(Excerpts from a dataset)
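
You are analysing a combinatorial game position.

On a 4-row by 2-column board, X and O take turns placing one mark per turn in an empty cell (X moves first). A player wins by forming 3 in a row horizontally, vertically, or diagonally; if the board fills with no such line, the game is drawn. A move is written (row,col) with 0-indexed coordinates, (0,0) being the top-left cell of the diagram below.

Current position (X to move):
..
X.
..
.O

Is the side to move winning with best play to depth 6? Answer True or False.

ply 1, X at ../X./../.O | (0,0)=+0→X./X./../.O; (0,1)=+0→.X/X./../.O; (1,1)=+0→../XX/../.O; (2,0)=+1→../X./X./.O*; (2,1)=+0→../X./.X/.O; (3,0)=+0→../X./../XO
ply 2, O at ../X./X./.O | (0,0)=-1→O./X./X./.O*; (0,1)=-1→.O/X./X./.O; (1,1)=-1→../XO/X./.O; (2,1)=-1→../X./XO/.O; (3,0)=-1→../X./X./OO
ply 3, X at O./X./X./.O | (0,1)=+0→OX/X./X./.O; (1,1)=+0→O./XX/X./.O; (2,1)=+0→O./X./XX/.O; (3,0)=+1→O./X./X./XO*
ply 4: O./X./X./XO is terminal -1 (O); from ../X./../.O depth 6

X winning at [../X./../.O]: True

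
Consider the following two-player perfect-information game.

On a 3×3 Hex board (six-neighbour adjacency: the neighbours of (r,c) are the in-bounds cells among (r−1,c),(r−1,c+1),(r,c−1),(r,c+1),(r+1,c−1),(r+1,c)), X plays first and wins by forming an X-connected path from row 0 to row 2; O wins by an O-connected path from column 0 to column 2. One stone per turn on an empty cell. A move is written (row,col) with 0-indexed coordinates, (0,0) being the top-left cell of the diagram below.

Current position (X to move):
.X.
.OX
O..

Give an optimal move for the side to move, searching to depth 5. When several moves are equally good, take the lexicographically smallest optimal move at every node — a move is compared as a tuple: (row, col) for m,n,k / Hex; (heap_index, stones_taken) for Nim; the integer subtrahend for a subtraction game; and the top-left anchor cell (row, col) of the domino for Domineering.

X's best at [.X./.OX/O..]: (0,2)

p1 X@[.X./.OX/O..]: (0,0)[XX./.OX/O..]-1 (0,2)[.XX/.OX/O..]+1* (1,0)[.X./XOX/O..]-1 (2,1)[.X./.OX/OX.]-1 (2,2)[.X./.OX/O.X]-1
p2 O@[.XX/.OX/O..]: (0,0)[OXX/.OX/O..]-1* (1,0)[.XX/OOX/O..]-1 (2,1)[.XX/.OX/OO.]-1 (2,2)[.XX/.OX/O.O]-1
p3 X@[OXX/.OX/O..]: (1,0)[OXX/XOX/O..]+1* (2,1)[OXX/.OX/OX.]+1 (2,2)[OXX/.OX/O.X]+1
p4 O@[OXX/XOX/O..]: (2,1)[OXX/XOX/OO.]-1* (2,2)[OXX/XOX/O.O]-1
p5 X@[OXX/XOX/OO.]: (2,2)[OXX/XOX/OOX]+1*
p6 O@[OXX/XOX/OOX] terminal -1; root [.X./.OX/O..] d5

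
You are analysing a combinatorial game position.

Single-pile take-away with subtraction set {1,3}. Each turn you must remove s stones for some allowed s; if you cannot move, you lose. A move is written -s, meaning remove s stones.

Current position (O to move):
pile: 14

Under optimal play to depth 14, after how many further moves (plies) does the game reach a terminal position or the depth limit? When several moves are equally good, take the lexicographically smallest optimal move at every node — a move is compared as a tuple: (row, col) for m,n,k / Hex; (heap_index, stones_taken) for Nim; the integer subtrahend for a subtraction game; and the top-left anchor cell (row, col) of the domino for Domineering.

PV length from [14]: 14 plies

p1 O@[14]: -1[13]-1* -3[11]-1
p2 X@[13]: -1[12]+1* -3[10]+1
p3 O@[12]: -1[11]-1* -3[9]-1
p4 X@[11]: -1[10]+1* -3[8]+1
p5 O@[10]: -1[9]-1* -3[7]-1
p6 X@[9]: -1[8]+1* -3[6]+1
p7 O@[8]: -1[7]-1* -3[5]-1
p8 X@[7]: -1[6]+1* -3[4]+1
p9 O@[6]: -1[5]-1* -3[3]-1
p10 X@[5]: -1[4]+1* -3[2]+1
p11 O@[4]: -1[3]-1* -3[1]-1
p12 X@[3]: -1[2]+1* -3[0]+1
p13 O@[2]: -1[1]-1*
p14 X@[1]: -1[0]+1*
p15 O@[0] terminal -1; root [14] d14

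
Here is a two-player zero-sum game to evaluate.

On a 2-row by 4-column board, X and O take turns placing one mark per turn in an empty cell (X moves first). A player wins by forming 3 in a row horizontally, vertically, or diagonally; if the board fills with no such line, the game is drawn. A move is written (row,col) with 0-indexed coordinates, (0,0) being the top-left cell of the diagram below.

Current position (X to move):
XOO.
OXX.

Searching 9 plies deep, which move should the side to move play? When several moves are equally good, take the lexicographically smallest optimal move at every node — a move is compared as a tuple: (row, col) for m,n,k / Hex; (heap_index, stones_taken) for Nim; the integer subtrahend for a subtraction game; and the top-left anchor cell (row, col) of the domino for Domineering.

X's best at [XOO./OXX.]: (1,3)

[XOO./OXX.] X move#1: (0,3):+0/XOOX/OXX., (1,3):+1/XOO./OXXX*
[XOO./OXXX] end (terminal -1, O#2); searched XOO./OXX. to 9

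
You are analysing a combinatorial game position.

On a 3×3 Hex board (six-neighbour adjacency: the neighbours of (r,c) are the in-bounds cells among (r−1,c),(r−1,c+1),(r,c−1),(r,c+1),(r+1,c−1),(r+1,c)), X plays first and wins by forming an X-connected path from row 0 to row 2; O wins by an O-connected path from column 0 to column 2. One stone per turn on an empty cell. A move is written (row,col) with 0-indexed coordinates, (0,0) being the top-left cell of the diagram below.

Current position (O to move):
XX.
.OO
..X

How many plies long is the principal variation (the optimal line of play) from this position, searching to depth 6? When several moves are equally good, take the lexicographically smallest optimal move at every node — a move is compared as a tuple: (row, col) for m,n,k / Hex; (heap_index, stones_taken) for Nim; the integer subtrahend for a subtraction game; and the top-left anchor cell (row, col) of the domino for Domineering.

ply 1, O at XX./.OO/..X | (0,2)=+1→XXO/.OO/..X*; (1,0)=+1→XX./OOO/..X; (2,0)=+1→XX./.OO/O.X; (2,1)=+1→XX./.OO/.OX
ply 2, X at XXO/.OO/..X | (1,0)=-1→XXO/XOO/..X*; (2,0)=-1→XXO/.OO/X.X; (2,1)=-1→XXO/.OO/.XX
ply 3, O at XXO/XOO/..X | (2,0)=+1→XXO/XOO/O.X*; (2,1)=-1→XXO/XOO/.OX
ply 4: XXO/XOO/O.X is terminal -1 (X); from XX./.OO/..X depth 6

PV length from [XX./.OO/..X]: 3 plies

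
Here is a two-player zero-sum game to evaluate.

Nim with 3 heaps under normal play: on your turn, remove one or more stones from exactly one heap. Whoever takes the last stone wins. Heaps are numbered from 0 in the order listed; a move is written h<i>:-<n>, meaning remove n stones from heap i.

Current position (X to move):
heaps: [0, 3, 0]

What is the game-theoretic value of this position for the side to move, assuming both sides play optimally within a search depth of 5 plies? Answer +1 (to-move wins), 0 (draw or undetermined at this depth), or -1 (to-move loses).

[(0,3,0)] X move#1: h1:-1:-1/(0,2,0), h1:-2:-1/(0,1,0), h1:-3:+1/(0,0,0)*
[(0,0,0)] end (terminal -1, O#2); searched (0,3,0) to 5

value((0,3,0), X) = +1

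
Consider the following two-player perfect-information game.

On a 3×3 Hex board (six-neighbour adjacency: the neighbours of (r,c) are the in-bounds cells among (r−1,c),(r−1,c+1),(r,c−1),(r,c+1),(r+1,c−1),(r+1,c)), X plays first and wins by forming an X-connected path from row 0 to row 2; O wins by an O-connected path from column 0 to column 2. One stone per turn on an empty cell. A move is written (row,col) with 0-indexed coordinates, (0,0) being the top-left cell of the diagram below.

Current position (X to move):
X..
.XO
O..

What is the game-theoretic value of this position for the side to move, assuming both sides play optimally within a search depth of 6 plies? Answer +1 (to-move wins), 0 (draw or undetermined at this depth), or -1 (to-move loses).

value(X../.XO/O.., X) = +1

p1 X@[X../.XO/O..]: (0,1)[XX./.XO/O..]-1 (0,2)[X.X/.XO/O..]-1 (1,0)[X../XXO/O..]-1 (2,1)[X../.XO/OX.]+1* (2,2)[X../.XO/O.X]-1
p2 O@[X../.XO/OX.]: (0,1)[XO./.XO/OX.]-1* (0,2)[X.O/.XO/OX.]-1 (1,0)[X../OXO/OX.]-1 (2,2)[X../.XO/OXO]-1
p3 X@[XO./.XO/OX.]: (0,2)[XOX/.XO/OX.]+1* (1,0)[XO./XXO/OX.]+1 (2,2)[XO./.XO/OXX]+1
p4 O@[XOX/.XO/OX.] terminal -1; root [X../.XO/O..] d6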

→ **Your goal**
The answer must consist of every line from the data that contains the word "drawn".

→ **Answer section**
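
On a 4-row by 2-column board, X and O take turns placing one mark per turn in an empty cell (X moves first). A player wins by forming 3 in a row horizontally, vertically, or diagonally; if the board fills with no such line, the game is drawn. A move is written (row,col) with 0-indexed coordinates, (0,0) being the top-left cell of the diagram below.
On a 2-row by 4-column board, X and O take turns placing one mark per turn in an empty cell (X moves first). A player wins by forming 3 in a row horizontally, vertically, or diagonally; if the board fills with no such line, the game is drawn. A move is written (row,col) with 0-indexed coordinates, (0,0) being the top-left cell of the diagram below.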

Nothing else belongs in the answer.